Your goal » Nothing other than an exact copy of the records should be returned.

━━━━━━━━━━━━━━━━━━━━

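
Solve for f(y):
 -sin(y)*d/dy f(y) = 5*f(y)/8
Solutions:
 f(y) = C1*(cos(y) + 1)^(5/16)/(cos(y) - 1)^(5/16)


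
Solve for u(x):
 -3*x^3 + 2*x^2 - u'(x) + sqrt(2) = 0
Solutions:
 u(x) = C1 - 3*x^4/4 + 2*x^3/3 + sqrt(2)*x


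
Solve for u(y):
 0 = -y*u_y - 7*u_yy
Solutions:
 u(y) = C1 + C2*erf(sqrt(14)*y/14)


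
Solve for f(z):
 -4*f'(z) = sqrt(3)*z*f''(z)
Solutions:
 f(z) = C1 + C2*z^(1 - 4*sqrt(3)/3)


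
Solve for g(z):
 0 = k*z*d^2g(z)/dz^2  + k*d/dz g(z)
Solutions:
 g(z) = C1 + C2*log(z)


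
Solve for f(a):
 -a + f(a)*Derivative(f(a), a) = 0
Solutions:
 f(a) = -sqrt(C1 + a^2)
 f(a) = sqrt(C1 + a^2)


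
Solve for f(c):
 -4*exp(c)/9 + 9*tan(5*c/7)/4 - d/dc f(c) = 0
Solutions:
 f(c) = C1 - 4*exp(c)/9 - 63*log(cos(5*c/7))/20


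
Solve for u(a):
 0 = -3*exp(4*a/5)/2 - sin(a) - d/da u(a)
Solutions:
 u(a) = C1 - 15*exp(4*a/5)/8 + cos(a)


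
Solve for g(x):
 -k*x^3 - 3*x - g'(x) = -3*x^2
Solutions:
 g(x) = C1 - k*x^4/4 + x^3 - 3*x^2/2


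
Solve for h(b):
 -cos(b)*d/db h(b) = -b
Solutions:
 h(b) = C1 + Integral(b/cos(b), b)


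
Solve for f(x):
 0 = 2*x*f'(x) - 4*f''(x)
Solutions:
 f(x) = C1 + C2*erfi(x/2)


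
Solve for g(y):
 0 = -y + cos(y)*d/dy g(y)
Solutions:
 g(y) = C1 + Integral(y/cos(y), y)


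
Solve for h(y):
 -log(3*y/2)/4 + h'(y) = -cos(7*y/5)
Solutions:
 h(y) = C1 + y*log(y)/4 - y/4 - y*log(2)/4 + y*log(3)/4 - 5*sin(7*y/5)/7


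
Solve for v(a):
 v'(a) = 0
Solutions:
 v(a) = C1


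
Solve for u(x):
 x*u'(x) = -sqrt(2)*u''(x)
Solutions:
 u(x) = C1 + C2*erf(2^(1/4)*x/2)


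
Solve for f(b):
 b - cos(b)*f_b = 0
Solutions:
 f(b) = C1 + Integral(b/cos(b), b)


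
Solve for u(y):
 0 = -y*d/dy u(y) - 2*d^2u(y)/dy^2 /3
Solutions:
 u(y) = C1 + C2*erf(sqrt(3)*y/2)


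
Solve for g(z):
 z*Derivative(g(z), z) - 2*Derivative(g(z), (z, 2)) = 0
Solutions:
 g(z) = C1 + C2*erfi(z/2)


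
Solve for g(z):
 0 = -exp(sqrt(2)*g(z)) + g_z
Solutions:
 g(z) = sqrt(2)*(2*log(-1/(C1 + z)) - log(2))/4


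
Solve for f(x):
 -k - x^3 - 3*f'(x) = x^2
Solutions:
 f(x) = C1 - k*x/3 - x^4/12 - x^3/9


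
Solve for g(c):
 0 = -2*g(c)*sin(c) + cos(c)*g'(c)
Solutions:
 g(c) = C1/cos(c)^2


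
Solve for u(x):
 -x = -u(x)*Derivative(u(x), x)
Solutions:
 u(x) = -sqrt(C1 + x^2)
 u(x) = sqrt(C1 + x^2)


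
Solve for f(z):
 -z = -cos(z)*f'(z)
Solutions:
 f(z) = C1 + Integral(z/cos(z), z)


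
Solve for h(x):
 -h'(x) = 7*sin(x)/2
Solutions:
 h(x) = C1 + 7*cos(x)/2


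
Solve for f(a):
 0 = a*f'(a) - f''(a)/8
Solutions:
 f(a) = C1 + C2*erfi(2*a)


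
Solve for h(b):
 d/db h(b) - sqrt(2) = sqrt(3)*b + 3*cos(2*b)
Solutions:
 h(b) = C1 + sqrt(3)*b^2/2 + sqrt(2)*b + 3*sin(2*b)/2


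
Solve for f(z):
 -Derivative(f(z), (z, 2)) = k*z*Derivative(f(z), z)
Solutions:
 f(z) = Piecewise((-sqrt(2)*sqrt(pi)*C1*erf(sqrt(2)*sqrt(k)*z/2)/(2*sqrt(k)) - C2, (k > 0) | (k < 0)), (-C1*z - C2, True))


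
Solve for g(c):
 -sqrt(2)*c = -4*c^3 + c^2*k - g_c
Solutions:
 g(c) = C1 - c^4 + c^3*k/3 + sqrt(2)*c^2/2


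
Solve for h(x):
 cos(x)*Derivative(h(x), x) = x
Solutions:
 h(x) = C1 + Integral(x/cos(x), x)


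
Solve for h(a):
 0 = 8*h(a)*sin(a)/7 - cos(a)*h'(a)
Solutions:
 h(a) = C1/cos(a)^(8/7)


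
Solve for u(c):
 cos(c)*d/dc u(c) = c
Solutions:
 u(c) = C1 + Integral(c/cos(c), c)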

━━━━━━━━━━━━━━━━━━━━

Finished exercise »
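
Solve for f(y):
 -sin(y)*d/dy f(y) = 5*f(y)/8
Solutions:
 f(y) = C1*(cos(y) + 1)^(5/16)/(cos(y) - 1)^(5/16)


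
Solve for u(x):
 -3*x^3 + 2*x^2 - u'(x) + sqrt(2) = 0
Solutions:
 u(x) = C1 - 3*x^4/4 + 2*x^3/3 + sqrt(2)*x


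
Solve for u(y):
 0 = -y*u_y - 7*u_yy
Solutions:
 u(y) = C1 + C2*erf(sqrt(14)*y/14)


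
Solve for f(z):
 -4*f'(z) = sqrt(3)*z*f''(z)
Solutions:
 f(z) = C1 + C2*z^(1 - 4*sqrt(3)/3)


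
Solve for g(z):
 0 = k*z*d^2g(z)/dz^2  + k*d/dz g(z)
Solutions:
 g(z) = C1 + C2*log(z)


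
Solve for f(a):
 -a + f(a)*Derivative(f(a), a) = 0
Solutions:
 f(a) = -sqrt(C1 + a^2)
 f(a) = sqrt(C1 + a^2)


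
Solve for f(c):
 -4*exp(c)/9 + 9*tan(5*c/7)/4 - d/dc f(c) = 0
Solutions:
 f(c) = C1 - 4*exp(c)/9 - 63*log(cos(5*c/7))/20


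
Solve for u(a):
 0 = -3*exp(4*a/5)/2 - sin(a) - d/da u(a)
Solutions:
 u(a) = C1 - 15*exp(4*a/5)/8 + cos(a)


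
Solve for g(x):
 -k*x^3 - 3*x - g'(x) = -3*x^2
Solutions:
 g(x) = C1 - k*x^4/4 + x^3 - 3*x^2/2


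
Solve for h(b):
 -cos(b)*d/db h(b) = -b
Solutions:
 h(b) = C1 + Integral(b/cos(b), b)


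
Solve for f(x):
 0 = 2*x*f'(x) - 4*f''(x)
Solutions:
 f(x) = C1 + C2*erfi(x/2)


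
Solve for g(y):
 0 = -y + cos(y)*d/dy g(y)
Solutions:
 g(y) = C1 + Integral(y/cos(y), y)


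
Solve for h(y):
 -log(3*y/2)/4 + h'(y) = -cos(7*y/5)
Solutions:
 h(y) = C1 + y*log(y)/4 - y/4 - y*log(2)/4 + y*log(3)/4 - 5*sin(7*y/5)/7


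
Solve for v(a):
 v'(a) = 0
Solutions:
 v(a) = C1


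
Solve for u(x):
 x*u'(x) = -sqrt(2)*u''(x)
Solutions:
 u(x) = C1 + C2*erf(2^(1/4)*x/2)


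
Solve for f(b):
 b - cos(b)*f_b = 0
Solutions:
 f(b) = C1 + Integral(b/cos(b), b)


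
Solve for u(y):
 0 = -y*d/dy u(y) - 2*d^2u(y)/dy^2 /3
Solutions:
 u(y) = C1 + C2*erf(sqrt(3)*y/2)


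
Solve for g(z):
 z*Derivative(g(z), z) - 2*Derivative(g(z), (z, 2)) = 0
Solutions:
 g(z) = C1 + C2*erfi(z/2)


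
Solve for g(z):
 0 = -exp(sqrt(2)*g(z)) + g_z
Solutions:
 g(z) = sqrt(2)*(2*log(-1/(C1 + z)) - log(2))/4


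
Solve for f(x):
 -k - x^3 - 3*f'(x) = x^2
Solutions:
 f(x) = C1 - k*x/3 - x^4/12 - x^3/9


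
Solve for g(c):
 0 = -2*g(c)*sin(c) + cos(c)*g'(c)
Solutions:
 g(c) = C1/cos(c)^2


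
Solve for u(x):
 -x = -u(x)*Derivative(u(x), x)
Solutions:
 u(x) = -sqrt(C1 + x^2)
 u(x) = sqrt(C1 + x^2)


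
Solve for f(z):
 -z = -cos(z)*f'(z)
Solutions:
 f(z) = C1 + Integral(z/cos(z), z)


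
Solve for h(x):
 -h'(x) = 7*sin(x)/2
Solutions:
 h(x) = C1 + 7*cos(x)/2


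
Solve for f(a):
 0 = a*f'(a) - f''(a)/8
Solutions:
 f(a) = C1 + C2*erfi(2*a)


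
Solve for h(b):
 d/db h(b) - sqrt(2) = sqrt(3)*b + 3*cos(2*b)
Solutions:
 h(b) = C1 + sqrt(3)*b^2/2 + sqrt(2)*b + 3*sin(2*b)/2


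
Solve for f(z):
 -Derivative(f(z), (z, 2)) = k*z*Derivative(f(z), z)
Solutions:
 f(z) = Piecewise((-sqrt(2)*sqrt(pi)*C1*erf(sqrt(2)*sqrt(k)*z/2)/(2*sqrt(k)) - C2, (k > 0) | (k < 0)), (-C1*z - C2, True))


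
Solve for g(c):
 -sqrt(2)*c = -4*c^3 + c^2*k - g_c
Solutions:
 g(c) = C1 - c^4 + c^3*k/3 + sqrt(2)*c^2/2


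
Solve for h(x):
 cos(x)*Derivative(h(x), x) = x
Solutions:
 h(x) = C1 + Integral(x/cos(x), x)


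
Solve for h(a):
 0 = 8*h(a)*sin(a)/7 - cos(a)*h'(a)
Solutions:
 h(a) = C1/cos(a)^(8/7)


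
Solve for u(c):
 cos(c)*d/dc u(c) = c
Solutions:
 u(c) = C1 + Integral(c/cos(c), c)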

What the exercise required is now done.